Exercise goal: How many lines in the data below include the word "approx"? State the number alone.
╭──
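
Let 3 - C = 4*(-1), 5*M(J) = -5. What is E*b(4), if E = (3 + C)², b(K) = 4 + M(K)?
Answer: 300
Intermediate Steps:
M(J) = -1 (M(J) = (⅕)*(-5) = -1)
b(K) = 3 (b(K) = 4 - 1 = 3)
C = 7 (C = 3 - 4*(-1) = 3 - 1*(-4) = 3 + 4 = 7)
E = 100 (E = (3 + 7)² = 10² = 100)
E*b(4) = 100*3 = 300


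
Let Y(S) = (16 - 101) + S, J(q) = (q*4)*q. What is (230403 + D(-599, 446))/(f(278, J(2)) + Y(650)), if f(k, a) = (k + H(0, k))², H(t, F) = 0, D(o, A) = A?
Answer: 230849/77849 ≈ 2.9653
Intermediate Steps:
J(q) = 4*q² (J(q) = (4*q)*q = 4*q²)
f(k, a) = k² (f(k, a) = (k + 0)² = k²)
Y(S) = -85 + S
(230403 + D(-599, 446))/(f(278, J(2)) + Y(650)) = (230403 + 446)/(278² + (-85 + 650)) = 230849/(77284 + 565) = 230849/77849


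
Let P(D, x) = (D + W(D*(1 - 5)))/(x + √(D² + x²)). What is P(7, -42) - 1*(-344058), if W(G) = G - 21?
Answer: 344022 - 6*√37 ≈ 3.4399e+5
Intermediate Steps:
W(G) = -21 + G
P(D, x) = (-21 - 3*D)/(x + √(D² + x²)) (P(D, x) = (D + (-21 + D*(1 - 5)))/(x + √(D² + x²)) = (D + (-21 + D*(-4)))/(x + √(D² + x²)) = (D + (-21 - 4*D))/(x + √(D² + x²)) = (-21 - 3*D)/(x + √(D² + x²)))
P(7, -42) - 1*(-344058) = 3*(-7 - 1*7)/(-42 + √(7² + (-42)²)) - 1*(-344058) = 3*(-7 - 7)/(-42 + √(49 + 1764)) + 344058 = 3*(-14)/(-42 + √1813) + 344058 = 3*(-14)/(-42 + 7*√37) + 344058 = -42/(-42 + 7*√37) + 344058 = 344058 - 42/(-42 + 7*√37)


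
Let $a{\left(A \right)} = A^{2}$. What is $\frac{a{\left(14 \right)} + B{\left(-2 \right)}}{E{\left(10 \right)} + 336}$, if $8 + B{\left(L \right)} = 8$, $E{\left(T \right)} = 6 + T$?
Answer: $\frac{49}{88} \approx 0.55682$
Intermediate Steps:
$B{\left(L \right)} = 0$ ($B{\left(L \right)} = -8 + 8 = 0$)
$\frac{a{\left(14 \right)} + B{\left(-2 \right)}}{E{\left(10 \right)} + 336} = \frac{14^{2} + 0}{\left(6 + 10\right) + 336} = \frac{196 + 0}{16 + 336} = \frac{196}{352} = 196 \cdot \frac{1}{352} = \frac{49}{88}$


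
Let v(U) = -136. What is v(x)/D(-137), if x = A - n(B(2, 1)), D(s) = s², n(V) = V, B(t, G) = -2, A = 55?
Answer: -136/18769 ≈ -0.0072460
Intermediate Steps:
x = 57 (x = 55 - 1*(-2) = 55 + 2 = 57)
v(x)/D(-137) = -136/((-137)²) = -136/18769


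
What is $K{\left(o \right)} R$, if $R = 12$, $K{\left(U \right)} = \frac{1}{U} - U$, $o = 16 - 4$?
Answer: $-143$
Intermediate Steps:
$o = 12$
$K{\left(o \right)} R = \left(\frac{1}{12} - 12\right) 12 = \left(- \frac{143}{12}\right) 12 = -143$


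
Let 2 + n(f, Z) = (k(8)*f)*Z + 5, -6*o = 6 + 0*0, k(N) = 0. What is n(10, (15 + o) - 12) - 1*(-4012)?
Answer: 4015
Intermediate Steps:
o = -1 (o = -(6 + 0*0)/6 = -(6 + 0)/6 = -1/6*6 = -1)
n(f, Z) = 3 (n(f, Z) = -2 + ((0*f)*Z + 5) = -2 + (0*Z + 5) = -2 + (0 + 5) = -2 + 5 = 3)
n(10, (15 + o) - 12) - 1*(-4012) = 3 - 1*(-4012) = 3 + 4012 = 4015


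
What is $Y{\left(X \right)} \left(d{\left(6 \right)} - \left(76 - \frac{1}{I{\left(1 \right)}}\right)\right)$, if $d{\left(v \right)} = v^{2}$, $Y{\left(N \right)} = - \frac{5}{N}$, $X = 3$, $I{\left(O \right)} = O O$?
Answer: $65$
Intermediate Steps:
$I{\left(O \right)} = O^{2}$
$Y{\left(X \right)} \left(d{\left(6 \right)} - \left(76 - \frac{1}{I{\left(1 \right)}}\right)\right) = - \frac{5}{3} \left(6^{2} - \left(76 - \frac{1}{1^{2}}\right)\right) = \left(-5\right) \frac{1}{3} \left(36 - \left(76 - 1^{-1}\right)\right) = - \frac{5 \left(36 + \left(-76 + 1\right)\right)}{3} = - \frac{5 \left(36 - 75\right)}{3} = \left(- \frac{5}{3}\right) \left(-39\right) = 65$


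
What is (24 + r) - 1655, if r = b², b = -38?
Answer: -187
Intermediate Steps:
r = 1444 (r = (-38)² = 1444)
(24 + r) - 1655 = (24 + 1444) - 1655 = 1468 - 1655 = -187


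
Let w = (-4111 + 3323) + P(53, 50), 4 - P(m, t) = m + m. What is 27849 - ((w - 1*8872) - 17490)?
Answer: 55101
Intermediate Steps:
P(m, t) = 4 - 2*m (P(m, t) = 4 - (m + m) = 4 - 2*m)
w = -890 (w = (-4111 + 3323) + (4 - 2*53) = -788 + (4 - 106) = -788 - 102 = -890)
27849 - ((w - 1*8872) - 17490) = 27849 - ((-890 - 1*8872) - 17490) = 27849 - ((-890 - 8872) - 17490) = 27849 - (-9762 - 17490) = 27849 - 1*(-27252) = 27849 + 27252 = 55101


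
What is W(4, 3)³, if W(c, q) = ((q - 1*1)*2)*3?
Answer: 1728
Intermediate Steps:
W(c, q) = -6 + 6*q (W(c, q) = ((q - 1)*2)*3 = ((-1 + q)*2)*3 = (-2 + 2*q)*3 = -6 + 6*q)
W(4, 3)³ = (-6 + 6*3)³ = (-6 + 18)³ = 12³ = 1728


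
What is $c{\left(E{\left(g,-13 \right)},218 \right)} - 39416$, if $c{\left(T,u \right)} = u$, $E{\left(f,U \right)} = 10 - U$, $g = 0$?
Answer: $-39198$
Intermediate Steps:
$c{\left(E{\left(g,-13 \right)},218 \right)} - 39416 = 218 - 39416 = -39198$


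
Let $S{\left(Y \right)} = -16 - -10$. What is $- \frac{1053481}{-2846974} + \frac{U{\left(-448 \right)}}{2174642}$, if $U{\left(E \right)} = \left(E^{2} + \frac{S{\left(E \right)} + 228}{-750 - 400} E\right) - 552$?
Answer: $\frac{63272508708147}{136919646505850} \approx 0.46211$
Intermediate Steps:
$S{\left(Y \right)} = -6$ ($S{\left(Y \right)} = -16 + 10 = -6$)
$U{\left(E \right)} = -552 + E^{2} - \frac{111 E}{575}$ ($U{\left(E \right)} = \left(E^{2} + \frac{-6 + 228}{-750 - 400} E\right) - 552 = \left(E^{2} + \frac{222}{-1150} E\right) - 552 = \left(E^{2} + 222 \left(- \frac{1}{1150}\right) E\right) - 552 = \left(E^{2} - \frac{111 E}{575}\right) - 552 = -552 + E^{2} - \frac{111 E}{575}$)
$- \frac{1053481}{-2846974} + \frac{U{\left(-448 \right)}}{2174642} = - \frac{1053481}{-2846974} + \frac{-552 + \left(-448\right)^{2} - - \frac{49728}{575}}{2174642} = \left(-1053481\right) \left(- \frac{1}{2846974}\right) + \left(-552 + 200704 + \frac{49728}{575}\right) \frac{1}{2174642} = \frac{81037}{218998} + \frac{115137128}{575} \cdot \frac{1}{2174642} = \frac{81037}{218998} + \frac{57568564}{625209575} = \frac{63272508708147}{136919646505850}$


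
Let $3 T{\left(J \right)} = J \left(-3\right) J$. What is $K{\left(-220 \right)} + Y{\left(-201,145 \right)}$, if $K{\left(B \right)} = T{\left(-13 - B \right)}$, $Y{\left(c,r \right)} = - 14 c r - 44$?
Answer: $365137$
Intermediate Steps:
$Y{\left(c,r \right)} = -44 - 14 c r$ ($Y{\left(c,r \right)} = - 14 c r - 44 = -44 - 14 c r$)
$T{\left(J \right)} = - J^{2}$ ($T{\left(J \right)} = \frac{J \left(-3\right) J}{3} = \frac{- 3 J J}{3} = \frac{\left(-3\right) J^{2}}{3} = - J^{2}$)
$K{\left(B \right)} = - \left(-13 - B\right)^{2}$
$K{\left(-220 \right)} + Y{\left(-201,145 \right)} = - \left(13 - 220\right)^{2} - \left(44 - 408030\right) = - \left(-207\right)^{2} + \left(-44 + 408030\right) = \left(-1\right) 42849 + 407986 = -42849 + 407986 = 365137$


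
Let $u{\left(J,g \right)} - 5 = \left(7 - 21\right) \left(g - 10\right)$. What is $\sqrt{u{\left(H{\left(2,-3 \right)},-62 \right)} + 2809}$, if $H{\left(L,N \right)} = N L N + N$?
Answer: $7 \sqrt{78} \approx 61.822$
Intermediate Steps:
$H{\left(L,N \right)} = N + L N^{2}$ ($H{\left(L,N \right)} = L N N + N = L N^{2} + N = N + L N^{2}$)
$u{\left(J,g \right)} = 145 - 14 g$ ($u{\left(J,g \right)} = 5 + \left(7 - 21\right) \left(g - 10\right) = 5 - 14 \left(-10 + g\right) = 5 - \left(-140 + 14 g\right) = 145 - 14 g$)
$\sqrt{u{\left(H{\left(2,-3 \right)},-62 \right)} + 2809} = \sqrt{\left(145 - -868\right) + 2809} = \sqrt{\left(145 + 868\right) + 2809} = \sqrt{1013 + 2809} = \sqrt{3822} = 7 \sqrt{78}$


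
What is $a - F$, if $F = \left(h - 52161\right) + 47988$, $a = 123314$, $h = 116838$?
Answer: $10649$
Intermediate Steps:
$F = 112665$ ($F = \left(116838 - 52161\right) + 47988 = 64677 + 47988 = 112665$)
$a - F = 123314 - 112665 = 10649$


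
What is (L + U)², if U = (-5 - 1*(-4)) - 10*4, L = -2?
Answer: 1849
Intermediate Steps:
U = -41 (U = (-5 + 4) - 40 = -1 - 40 = -41)
(L + U)² = (-2 - 41)² = (-43)² = 1849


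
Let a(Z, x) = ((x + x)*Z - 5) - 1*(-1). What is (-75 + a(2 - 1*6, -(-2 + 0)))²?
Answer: 9025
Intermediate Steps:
a(Z, x) = -4 + 2*Z*x (a(Z, x) = ((2*x)*Z - 5) + 1 = (2*Z*x - 5) + 1 = (-5 + 2*Z*x) + 1 = -4 + 2*Z*x)
(-75 + a(2 - 1*6, -(-2 + 0)))² = (-75 + (-4 + 2*(2 - 1*6)*(-(-2 + 0))))² = (-75 + (-4 + 2*(2 - 6)*(-1*(-2))))² = (-75 + (-4 + 2*(-4)*2))² = (-75 + (-4 - 16))² = (-75 - 20)² = (-95)² = 9025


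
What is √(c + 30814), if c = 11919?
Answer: √42733 ≈ 206.72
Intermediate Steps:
√(c + 30814) = √(11919 + 30814) = √42733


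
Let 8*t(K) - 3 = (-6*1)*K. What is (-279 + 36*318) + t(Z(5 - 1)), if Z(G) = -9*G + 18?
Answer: 89463/8 ≈ 11183.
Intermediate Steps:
Z(G) = 18 - 9*G
t(K) = 3/8 - 3*K/4 (t(K) = 3/8 + ((-6*1)*K)/8 = 3/8 + (-6*K)/8 = 3/8 - 3*K/4)
(-279 + 36*318) + t(Z(5 - 1)) = (-279 + 36*318) + (3/8 - 3*(18 - 9*(5 - 1))/4) = (-279 + 11448) + (3/8 - 3*(18 - 9*4)/4) = 11169 + (3/8 - 3*(18 - 36)/4) = 11169 + (3/8 - 3/4*(-18)) = 11169 + (3/8 + 27/2) = 11169 + 111/8 = 89463/8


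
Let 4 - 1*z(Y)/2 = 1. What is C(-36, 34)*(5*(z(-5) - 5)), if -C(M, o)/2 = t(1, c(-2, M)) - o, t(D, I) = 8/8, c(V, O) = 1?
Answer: 330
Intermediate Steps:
t(D, I) = 1 (t(D, I) = 8*(⅛) = 1)
z(Y) = 6 (z(Y) = 8 - 2*1 = 8 - 2 = 6)
C(M, o) = -2 + 2*o (C(M, o) = -2*(1 - o) = -2 + 2*o)
C(-36, 34)*(5*(z(-5) - 5)) = (-2 + 2*34)*(5*(6 - 5)) = (-2 + 68)*(5*1) = 66*5 = 330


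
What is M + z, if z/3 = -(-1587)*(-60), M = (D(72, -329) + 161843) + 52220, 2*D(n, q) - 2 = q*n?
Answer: -83440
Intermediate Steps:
D(n, q) = 1 + n*q/2 (D(n, q) = 1 + (q*n)/2 = 1 + (n*q)/2 = 1 + n*q/2)
M = 202220 (M = ((1 + (½)*72*(-329)) + 161843) + 52220 = ((1 - 11844) + 161843) + 52220 = (-11843 + 161843) + 52220 = 150000 + 52220 = 202220)
z = -285660 (z = 3*(-(-1587)*(-60)) = 3*(-1*95220) = 3*(-95220) = -285660)
M + z = 202220 - 285660 = -83440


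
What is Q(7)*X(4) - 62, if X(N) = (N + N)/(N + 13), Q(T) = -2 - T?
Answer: -1126/17 ≈ -66.235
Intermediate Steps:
X(N) = 2*N/(13 + N) (X(N) = (2*N)/(13 + N) = 2*N/(13 + N))
Q(7)*X(4) - 62 = (-2 - 1*7)*(2*4/(13 + 4)) - 62 = (-2 - 7)*(2*4/17) - 62 = -18*4/17 - 62 = -9*8/17 - 62 = -72/17 - 62 = -1126/17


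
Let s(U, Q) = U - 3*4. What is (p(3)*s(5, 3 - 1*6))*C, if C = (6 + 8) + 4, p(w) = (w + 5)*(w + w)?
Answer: -6048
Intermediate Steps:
p(w) = 2*w*(5 + w) (p(w) = (5 + w)*(2*w) = 2*w*(5 + w))
C = 18 (C = 14 + 4 = 18)
s(U, Q) = -12 + U (s(U, Q) = U - 12 = -12 + U)
(p(3)*s(5, 3 - 1*6))*C = ((2*3*(5 + 3))*(-12 + 5))*18 = ((2*3*8)*(-7))*18 = (48*(-7))*18 = -336*18 = -6048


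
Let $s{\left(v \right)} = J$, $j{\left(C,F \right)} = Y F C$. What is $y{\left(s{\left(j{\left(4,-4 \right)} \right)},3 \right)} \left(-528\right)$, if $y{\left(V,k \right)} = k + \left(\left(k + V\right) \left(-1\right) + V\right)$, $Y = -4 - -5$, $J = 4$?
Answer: $0$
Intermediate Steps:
$Y = 1$ ($Y = -4 + 5 = 1$)
$j{\left(C,F \right)} = C F$ ($j{\left(C,F \right)} = 1 F C = F C = C F$)
$s{\left(v \right)} = 4$
$y{\left(V,k \right)} = 0$ ($y{\left(V,k \right)} = k + \left(\left(V + k\right) \left(-1\right) + V\right) = k + \left(\left(- V - k\right) + V\right) = k - k = 0$)
$y{\left(s{\left(j{\left(4,-4 \right)} \right)},3 \right)} \left(-528\right) = 0 \left(-528\right) = 0$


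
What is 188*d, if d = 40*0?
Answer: 0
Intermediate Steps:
d = 0
188*d = 188*0 = 0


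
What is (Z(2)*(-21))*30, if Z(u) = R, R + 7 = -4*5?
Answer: 17010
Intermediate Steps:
R = -27 (R = -7 - 4*5 = -7 - 20 = -27)
Z(u) = -27
(Z(2)*(-21))*30 = -27*(-21)*30 = 567*30 = 17010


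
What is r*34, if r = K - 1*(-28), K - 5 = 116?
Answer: 5066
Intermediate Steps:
K = 121 (K = 5 + 116 = 121)
r = 149 (r = 121 - 1*(-28) = 121 + 28 = 149)
r*34 = 149*34 = 5066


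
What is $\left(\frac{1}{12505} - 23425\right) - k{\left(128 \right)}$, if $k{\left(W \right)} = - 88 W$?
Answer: $- \frac{152073304}{12505} \approx -12161.0$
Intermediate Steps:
$\left(\frac{1}{12505} - 23425\right) - k{\left(128 \right)} = \left(\frac{1}{12505} - 23425\right) - \left(-88\right) 128 = \left(\frac{1}{12505} - 23425\right) - -11264 = - \frac{292929624}{12505} + 11264 = - \frac{152073304}{12505}$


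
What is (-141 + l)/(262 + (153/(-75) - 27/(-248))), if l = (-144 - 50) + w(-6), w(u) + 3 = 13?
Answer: -2015000/1612427 ≈ -1.2497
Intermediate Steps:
w(u) = 10 (w(u) = -3 + 13 = 10)
l = -184 (l = (-144 - 50) + 10 = -194 + 10 = -184)
(-141 + l)/(262 + (153/(-75) - 27/(-248))) = (-141 - 184)/(262 + (153/(-75) - 27/(-248))) = -325/(262 + (153*(-1/75) - 27*(-1/248))) = -325/(262 + (-51/25 + 27/248)) = -325/(262 - 11973/6200) = -325/1612427/6200 = -325*6200/1612427 = -2015000/1612427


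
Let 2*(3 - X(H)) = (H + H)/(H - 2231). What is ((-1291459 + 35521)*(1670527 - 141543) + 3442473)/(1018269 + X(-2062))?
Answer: -8243872217780067/4371439634 ≈ -1.8858e+6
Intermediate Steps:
X(H) = 3 - H/(-2231 + H) (X(H) = 3 - (H + H)/(2*(H - 2231)) = 3 - 2*H/(2*(-2231 + H)) = 3 - H/(-2231 + H))
((-1291459 + 35521)*(1670527 - 141543) + 3442473)/(1018269 + X(-2062)) = ((-1291459 + 35521)*(1670527 - 141543) + 3442473)/(1018269 + (-6693 + 2*(-2062))/(-2231 - 2062)) = (-1255938*1528984 + 3442473)/(1018269 + (-6693 - 4124)/(-4293)) = (-1920309106992 + 3442473)/(1018269 - 1/4293*(-10817)) = -1920305664519/(1018269 + 10817/4293) = -1920305664519/4371439634/4293 = -1920305664519*4293/4371439634 = -8243872217780067/4371439634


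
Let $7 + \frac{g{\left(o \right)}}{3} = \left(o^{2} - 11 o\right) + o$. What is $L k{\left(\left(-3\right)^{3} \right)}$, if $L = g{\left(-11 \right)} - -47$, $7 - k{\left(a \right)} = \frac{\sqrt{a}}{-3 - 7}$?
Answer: $5033 + \frac{2157 i \sqrt{3}}{10} \approx 5033.0 + 373.6 i$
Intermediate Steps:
$g{\left(o \right)} = -21 - 30 o + 3 o^{2}$ ($g{\left(o \right)} = -21 + 3 \left(\left(o^{2} - 11 o\right) + o\right) = -21 + 3 \left(o^{2} - 10 o\right) = -21 + \left(- 30 o + 3 o^{2}\right) = -21 - 30 o + 3 o^{2}$)
$k{\left(a \right)} = 7 + \frac{\sqrt{a}}{10}$ ($k{\left(a \right)} = 7 - \frac{\sqrt{a}}{-3 - 7} = 7 - \frac{\sqrt{a}}{-10} = 7 - - \frac{\sqrt{a}}{10} = 7 + \frac{\sqrt{a}}{10}$)
$L = 719$ ($L = \left(-21 - -330 + 3 \left(-11\right)^{2}\right) - -47 = \left(-21 + 330 + 3 \cdot 121\right) + 47 = \left(-21 + 330 + 363\right) + 47 = 672 + 47 = 719$)
$L k{\left(\left(-3\right)^{3} \right)} = 719 \left(7 + \frac{\sqrt{\left(-3\right)^{3}}}{10}\right) = 719 \left(7 + \frac{\sqrt{-27}}{10}\right) = 719 \left(7 + \frac{3 i \sqrt{3}}{10}\right) = 5033 + \frac{2157 i \sqrt{3}}{10}$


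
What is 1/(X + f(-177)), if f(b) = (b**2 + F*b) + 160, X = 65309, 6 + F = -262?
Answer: 1/144234 ≈ 6.9332e-6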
╰──
Response area: 5